◆ Work to complete ◆
Read the records below and report each line in which "into" occurs.

(Stored records)
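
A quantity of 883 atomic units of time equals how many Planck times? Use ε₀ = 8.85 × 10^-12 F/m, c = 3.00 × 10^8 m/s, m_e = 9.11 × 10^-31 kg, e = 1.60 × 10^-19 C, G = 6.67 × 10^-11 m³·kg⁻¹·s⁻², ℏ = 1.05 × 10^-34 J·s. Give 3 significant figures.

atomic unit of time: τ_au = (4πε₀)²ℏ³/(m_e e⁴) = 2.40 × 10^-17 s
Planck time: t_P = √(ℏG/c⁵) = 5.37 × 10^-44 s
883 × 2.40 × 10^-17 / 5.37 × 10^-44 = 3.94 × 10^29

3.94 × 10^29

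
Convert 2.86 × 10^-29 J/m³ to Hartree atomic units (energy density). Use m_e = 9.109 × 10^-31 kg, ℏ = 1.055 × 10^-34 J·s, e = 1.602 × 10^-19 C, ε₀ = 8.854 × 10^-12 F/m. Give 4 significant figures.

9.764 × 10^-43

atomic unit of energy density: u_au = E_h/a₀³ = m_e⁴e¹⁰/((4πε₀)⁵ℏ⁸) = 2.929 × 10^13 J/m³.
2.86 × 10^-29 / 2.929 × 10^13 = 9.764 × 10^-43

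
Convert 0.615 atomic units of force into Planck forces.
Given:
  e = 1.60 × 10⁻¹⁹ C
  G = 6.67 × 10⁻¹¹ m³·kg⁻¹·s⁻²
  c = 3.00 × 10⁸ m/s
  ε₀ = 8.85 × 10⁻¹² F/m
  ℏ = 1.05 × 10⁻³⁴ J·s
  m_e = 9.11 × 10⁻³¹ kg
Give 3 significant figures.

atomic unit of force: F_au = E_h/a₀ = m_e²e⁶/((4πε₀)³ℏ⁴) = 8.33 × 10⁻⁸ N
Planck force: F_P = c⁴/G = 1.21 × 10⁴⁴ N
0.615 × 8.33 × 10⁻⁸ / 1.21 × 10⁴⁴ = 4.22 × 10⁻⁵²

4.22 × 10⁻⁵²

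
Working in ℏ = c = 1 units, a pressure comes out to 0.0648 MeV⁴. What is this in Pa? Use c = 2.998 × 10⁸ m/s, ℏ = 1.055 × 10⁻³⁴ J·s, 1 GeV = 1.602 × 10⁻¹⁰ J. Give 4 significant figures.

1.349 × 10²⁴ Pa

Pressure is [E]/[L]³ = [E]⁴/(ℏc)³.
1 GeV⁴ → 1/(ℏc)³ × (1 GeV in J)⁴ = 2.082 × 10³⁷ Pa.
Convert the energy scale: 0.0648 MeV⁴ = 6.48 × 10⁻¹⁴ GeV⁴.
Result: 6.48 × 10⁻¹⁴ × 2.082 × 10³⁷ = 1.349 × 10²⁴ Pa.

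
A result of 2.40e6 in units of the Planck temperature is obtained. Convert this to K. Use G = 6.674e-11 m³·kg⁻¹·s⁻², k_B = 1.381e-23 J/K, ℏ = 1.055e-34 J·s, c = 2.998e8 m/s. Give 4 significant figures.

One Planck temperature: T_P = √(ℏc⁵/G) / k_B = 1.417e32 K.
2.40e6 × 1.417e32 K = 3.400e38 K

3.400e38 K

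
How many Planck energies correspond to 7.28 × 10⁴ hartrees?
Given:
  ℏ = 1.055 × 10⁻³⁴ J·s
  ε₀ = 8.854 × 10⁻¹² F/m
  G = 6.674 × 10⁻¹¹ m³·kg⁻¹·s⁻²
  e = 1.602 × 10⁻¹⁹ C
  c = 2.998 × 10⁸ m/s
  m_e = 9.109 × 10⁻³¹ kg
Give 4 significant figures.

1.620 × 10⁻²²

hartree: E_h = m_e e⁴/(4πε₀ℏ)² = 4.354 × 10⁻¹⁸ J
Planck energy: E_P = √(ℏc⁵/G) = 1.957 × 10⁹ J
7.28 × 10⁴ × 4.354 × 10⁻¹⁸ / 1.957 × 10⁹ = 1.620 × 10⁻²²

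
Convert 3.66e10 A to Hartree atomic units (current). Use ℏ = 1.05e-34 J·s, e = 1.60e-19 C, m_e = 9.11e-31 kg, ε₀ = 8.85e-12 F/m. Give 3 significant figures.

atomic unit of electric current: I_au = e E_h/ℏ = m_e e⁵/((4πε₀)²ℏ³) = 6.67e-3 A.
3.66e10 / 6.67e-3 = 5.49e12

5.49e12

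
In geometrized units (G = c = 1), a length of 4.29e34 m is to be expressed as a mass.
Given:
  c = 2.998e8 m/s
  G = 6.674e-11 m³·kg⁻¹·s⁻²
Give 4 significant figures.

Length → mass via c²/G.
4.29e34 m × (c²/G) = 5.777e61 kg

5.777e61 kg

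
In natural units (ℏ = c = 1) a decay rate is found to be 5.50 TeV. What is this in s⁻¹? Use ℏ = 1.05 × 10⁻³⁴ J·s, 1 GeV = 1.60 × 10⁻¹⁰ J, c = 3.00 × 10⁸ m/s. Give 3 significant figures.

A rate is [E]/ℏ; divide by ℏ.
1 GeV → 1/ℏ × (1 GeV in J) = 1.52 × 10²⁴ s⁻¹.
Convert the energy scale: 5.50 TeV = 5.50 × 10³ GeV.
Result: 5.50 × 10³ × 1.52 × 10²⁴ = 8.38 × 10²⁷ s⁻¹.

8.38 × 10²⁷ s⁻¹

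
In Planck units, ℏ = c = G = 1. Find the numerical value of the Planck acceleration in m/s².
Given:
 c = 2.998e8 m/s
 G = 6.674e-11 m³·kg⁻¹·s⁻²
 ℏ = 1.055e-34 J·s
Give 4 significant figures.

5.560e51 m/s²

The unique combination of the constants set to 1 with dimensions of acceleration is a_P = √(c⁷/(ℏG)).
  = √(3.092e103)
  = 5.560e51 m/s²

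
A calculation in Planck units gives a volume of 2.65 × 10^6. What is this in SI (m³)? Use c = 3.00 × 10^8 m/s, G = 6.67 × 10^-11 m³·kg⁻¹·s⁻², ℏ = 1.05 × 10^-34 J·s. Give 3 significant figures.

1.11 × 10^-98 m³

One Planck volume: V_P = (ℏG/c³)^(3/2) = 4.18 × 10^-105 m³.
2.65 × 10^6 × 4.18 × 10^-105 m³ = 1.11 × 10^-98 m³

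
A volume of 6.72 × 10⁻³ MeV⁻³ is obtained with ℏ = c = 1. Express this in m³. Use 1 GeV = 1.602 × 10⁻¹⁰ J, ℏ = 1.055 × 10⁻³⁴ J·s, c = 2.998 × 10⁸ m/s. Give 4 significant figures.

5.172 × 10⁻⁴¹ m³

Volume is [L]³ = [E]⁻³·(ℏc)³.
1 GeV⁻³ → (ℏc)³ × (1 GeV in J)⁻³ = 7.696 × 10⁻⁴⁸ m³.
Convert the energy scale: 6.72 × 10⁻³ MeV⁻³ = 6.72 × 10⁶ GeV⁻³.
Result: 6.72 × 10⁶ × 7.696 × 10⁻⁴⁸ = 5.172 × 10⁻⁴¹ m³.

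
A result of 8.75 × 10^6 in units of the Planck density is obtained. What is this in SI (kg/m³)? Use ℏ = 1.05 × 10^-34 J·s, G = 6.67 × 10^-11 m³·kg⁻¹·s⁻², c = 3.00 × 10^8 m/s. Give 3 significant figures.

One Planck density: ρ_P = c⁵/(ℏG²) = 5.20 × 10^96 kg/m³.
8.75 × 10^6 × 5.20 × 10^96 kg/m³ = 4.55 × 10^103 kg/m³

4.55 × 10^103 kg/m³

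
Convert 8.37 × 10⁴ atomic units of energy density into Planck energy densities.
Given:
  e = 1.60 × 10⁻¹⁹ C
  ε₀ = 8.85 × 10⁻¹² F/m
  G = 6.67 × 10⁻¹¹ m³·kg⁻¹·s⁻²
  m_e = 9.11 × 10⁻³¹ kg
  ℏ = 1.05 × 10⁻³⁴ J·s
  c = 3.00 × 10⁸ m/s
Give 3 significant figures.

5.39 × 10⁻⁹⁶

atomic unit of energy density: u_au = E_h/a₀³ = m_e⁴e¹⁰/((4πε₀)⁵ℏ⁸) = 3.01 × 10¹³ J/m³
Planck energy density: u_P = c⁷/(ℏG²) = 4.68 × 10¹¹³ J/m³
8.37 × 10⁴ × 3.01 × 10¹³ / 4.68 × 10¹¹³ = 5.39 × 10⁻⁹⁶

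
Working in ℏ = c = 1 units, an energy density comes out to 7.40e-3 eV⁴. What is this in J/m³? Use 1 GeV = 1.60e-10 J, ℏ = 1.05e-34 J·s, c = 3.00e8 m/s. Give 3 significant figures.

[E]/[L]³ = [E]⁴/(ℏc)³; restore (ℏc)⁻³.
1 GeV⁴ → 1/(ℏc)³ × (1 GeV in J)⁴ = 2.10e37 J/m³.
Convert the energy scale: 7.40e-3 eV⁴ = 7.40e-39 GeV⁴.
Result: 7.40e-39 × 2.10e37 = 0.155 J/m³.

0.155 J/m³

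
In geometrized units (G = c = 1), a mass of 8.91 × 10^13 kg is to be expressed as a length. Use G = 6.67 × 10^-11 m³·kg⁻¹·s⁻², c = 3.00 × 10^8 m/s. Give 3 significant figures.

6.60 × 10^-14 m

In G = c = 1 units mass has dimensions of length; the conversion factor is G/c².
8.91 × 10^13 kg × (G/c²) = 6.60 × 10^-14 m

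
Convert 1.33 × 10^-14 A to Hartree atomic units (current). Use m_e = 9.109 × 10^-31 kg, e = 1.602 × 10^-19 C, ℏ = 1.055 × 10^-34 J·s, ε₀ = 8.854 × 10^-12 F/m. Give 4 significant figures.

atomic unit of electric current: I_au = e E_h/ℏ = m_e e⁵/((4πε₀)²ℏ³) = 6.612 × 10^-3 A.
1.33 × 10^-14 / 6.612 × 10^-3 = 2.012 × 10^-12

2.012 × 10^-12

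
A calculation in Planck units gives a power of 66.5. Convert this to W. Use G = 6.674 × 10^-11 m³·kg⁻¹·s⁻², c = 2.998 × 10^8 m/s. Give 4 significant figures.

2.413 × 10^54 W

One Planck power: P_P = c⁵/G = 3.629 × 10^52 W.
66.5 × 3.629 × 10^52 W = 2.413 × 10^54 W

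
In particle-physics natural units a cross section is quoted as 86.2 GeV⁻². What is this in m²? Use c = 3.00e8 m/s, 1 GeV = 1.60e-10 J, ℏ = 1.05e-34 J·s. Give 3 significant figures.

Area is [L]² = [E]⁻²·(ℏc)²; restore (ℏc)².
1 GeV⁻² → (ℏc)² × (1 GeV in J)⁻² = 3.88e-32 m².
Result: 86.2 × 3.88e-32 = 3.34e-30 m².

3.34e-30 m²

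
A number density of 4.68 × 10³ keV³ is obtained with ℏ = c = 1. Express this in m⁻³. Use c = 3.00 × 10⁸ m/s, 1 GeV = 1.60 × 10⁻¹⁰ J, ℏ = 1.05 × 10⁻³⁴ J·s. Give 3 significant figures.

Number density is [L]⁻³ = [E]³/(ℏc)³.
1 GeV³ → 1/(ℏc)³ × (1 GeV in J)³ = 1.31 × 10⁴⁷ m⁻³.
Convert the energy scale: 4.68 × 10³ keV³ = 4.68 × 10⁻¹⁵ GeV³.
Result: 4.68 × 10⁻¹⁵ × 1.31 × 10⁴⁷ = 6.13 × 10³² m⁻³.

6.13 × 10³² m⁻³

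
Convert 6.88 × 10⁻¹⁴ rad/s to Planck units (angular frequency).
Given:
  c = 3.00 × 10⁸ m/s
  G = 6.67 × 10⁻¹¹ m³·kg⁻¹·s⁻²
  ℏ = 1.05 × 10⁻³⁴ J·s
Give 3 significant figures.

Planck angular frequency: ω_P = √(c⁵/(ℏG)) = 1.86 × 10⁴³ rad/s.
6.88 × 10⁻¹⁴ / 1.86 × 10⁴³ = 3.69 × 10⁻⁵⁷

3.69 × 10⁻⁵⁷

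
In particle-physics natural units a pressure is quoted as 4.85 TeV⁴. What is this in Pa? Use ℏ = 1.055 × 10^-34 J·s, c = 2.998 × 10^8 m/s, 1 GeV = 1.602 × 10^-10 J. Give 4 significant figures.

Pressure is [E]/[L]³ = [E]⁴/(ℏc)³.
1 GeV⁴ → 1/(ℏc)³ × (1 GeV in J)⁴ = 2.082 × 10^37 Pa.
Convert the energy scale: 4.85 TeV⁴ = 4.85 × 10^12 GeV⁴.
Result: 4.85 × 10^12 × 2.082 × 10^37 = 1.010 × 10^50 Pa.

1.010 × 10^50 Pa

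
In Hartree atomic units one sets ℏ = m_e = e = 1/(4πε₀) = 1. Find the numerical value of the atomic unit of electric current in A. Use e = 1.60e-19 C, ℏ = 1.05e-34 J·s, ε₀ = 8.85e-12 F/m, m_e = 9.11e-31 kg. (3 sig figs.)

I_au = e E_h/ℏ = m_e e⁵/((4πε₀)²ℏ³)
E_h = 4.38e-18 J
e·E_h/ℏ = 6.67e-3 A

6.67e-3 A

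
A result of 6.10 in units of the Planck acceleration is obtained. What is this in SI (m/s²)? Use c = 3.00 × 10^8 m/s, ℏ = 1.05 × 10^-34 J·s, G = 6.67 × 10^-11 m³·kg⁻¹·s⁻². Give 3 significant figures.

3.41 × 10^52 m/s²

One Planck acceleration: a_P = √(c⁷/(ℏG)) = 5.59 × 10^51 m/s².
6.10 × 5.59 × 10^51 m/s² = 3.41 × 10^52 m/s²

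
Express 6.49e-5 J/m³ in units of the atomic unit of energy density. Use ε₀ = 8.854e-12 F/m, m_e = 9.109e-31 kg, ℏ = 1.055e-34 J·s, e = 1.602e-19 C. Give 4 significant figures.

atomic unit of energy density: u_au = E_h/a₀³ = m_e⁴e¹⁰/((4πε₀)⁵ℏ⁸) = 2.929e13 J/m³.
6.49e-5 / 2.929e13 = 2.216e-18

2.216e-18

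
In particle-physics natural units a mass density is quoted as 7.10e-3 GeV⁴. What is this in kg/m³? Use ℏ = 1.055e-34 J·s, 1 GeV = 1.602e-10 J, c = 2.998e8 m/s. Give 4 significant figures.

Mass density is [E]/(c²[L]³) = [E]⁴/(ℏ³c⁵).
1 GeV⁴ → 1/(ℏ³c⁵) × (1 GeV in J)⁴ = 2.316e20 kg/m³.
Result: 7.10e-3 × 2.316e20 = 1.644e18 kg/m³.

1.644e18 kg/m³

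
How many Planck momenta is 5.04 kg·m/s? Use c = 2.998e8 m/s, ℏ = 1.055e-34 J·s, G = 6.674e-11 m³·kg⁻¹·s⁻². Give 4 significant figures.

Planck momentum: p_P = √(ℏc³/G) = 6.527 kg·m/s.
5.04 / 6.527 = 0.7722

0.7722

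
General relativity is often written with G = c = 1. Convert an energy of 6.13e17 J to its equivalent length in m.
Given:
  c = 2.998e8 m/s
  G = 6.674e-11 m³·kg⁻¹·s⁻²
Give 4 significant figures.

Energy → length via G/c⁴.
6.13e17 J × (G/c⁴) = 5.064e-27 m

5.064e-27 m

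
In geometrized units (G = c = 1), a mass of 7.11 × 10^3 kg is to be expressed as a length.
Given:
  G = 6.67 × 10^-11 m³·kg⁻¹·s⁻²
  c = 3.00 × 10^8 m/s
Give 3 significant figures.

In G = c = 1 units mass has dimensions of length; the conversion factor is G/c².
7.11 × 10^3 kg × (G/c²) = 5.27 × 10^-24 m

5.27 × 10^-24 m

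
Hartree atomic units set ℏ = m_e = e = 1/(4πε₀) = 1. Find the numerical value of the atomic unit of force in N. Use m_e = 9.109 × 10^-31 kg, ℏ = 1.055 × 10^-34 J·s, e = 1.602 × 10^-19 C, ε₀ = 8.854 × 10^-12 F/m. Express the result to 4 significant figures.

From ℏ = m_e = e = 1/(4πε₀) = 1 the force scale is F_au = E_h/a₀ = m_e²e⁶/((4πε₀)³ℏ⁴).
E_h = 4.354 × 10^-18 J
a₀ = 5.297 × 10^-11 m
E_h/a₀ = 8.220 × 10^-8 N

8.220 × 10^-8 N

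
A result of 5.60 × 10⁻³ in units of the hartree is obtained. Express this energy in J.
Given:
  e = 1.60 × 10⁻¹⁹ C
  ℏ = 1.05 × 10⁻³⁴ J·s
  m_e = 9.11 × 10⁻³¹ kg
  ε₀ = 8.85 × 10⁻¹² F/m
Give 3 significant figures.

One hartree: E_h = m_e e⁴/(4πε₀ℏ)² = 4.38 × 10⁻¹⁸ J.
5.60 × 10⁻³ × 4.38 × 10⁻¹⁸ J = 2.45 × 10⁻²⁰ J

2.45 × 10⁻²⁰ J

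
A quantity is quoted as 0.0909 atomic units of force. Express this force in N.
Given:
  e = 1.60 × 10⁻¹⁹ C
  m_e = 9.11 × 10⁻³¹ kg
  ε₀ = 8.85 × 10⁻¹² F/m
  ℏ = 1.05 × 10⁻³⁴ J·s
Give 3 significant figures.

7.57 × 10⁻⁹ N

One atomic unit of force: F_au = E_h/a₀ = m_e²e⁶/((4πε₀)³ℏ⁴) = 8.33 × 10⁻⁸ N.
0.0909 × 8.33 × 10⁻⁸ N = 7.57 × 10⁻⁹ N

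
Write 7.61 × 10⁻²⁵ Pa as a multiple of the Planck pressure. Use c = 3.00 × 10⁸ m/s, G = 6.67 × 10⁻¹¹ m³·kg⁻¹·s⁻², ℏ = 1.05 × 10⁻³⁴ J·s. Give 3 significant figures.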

◆ Task response ◆
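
Convert 0.615 atomic units of force into Planck forces.
Convert 8.37 × 10⁴ atomic units of energy density into Planck energy densities.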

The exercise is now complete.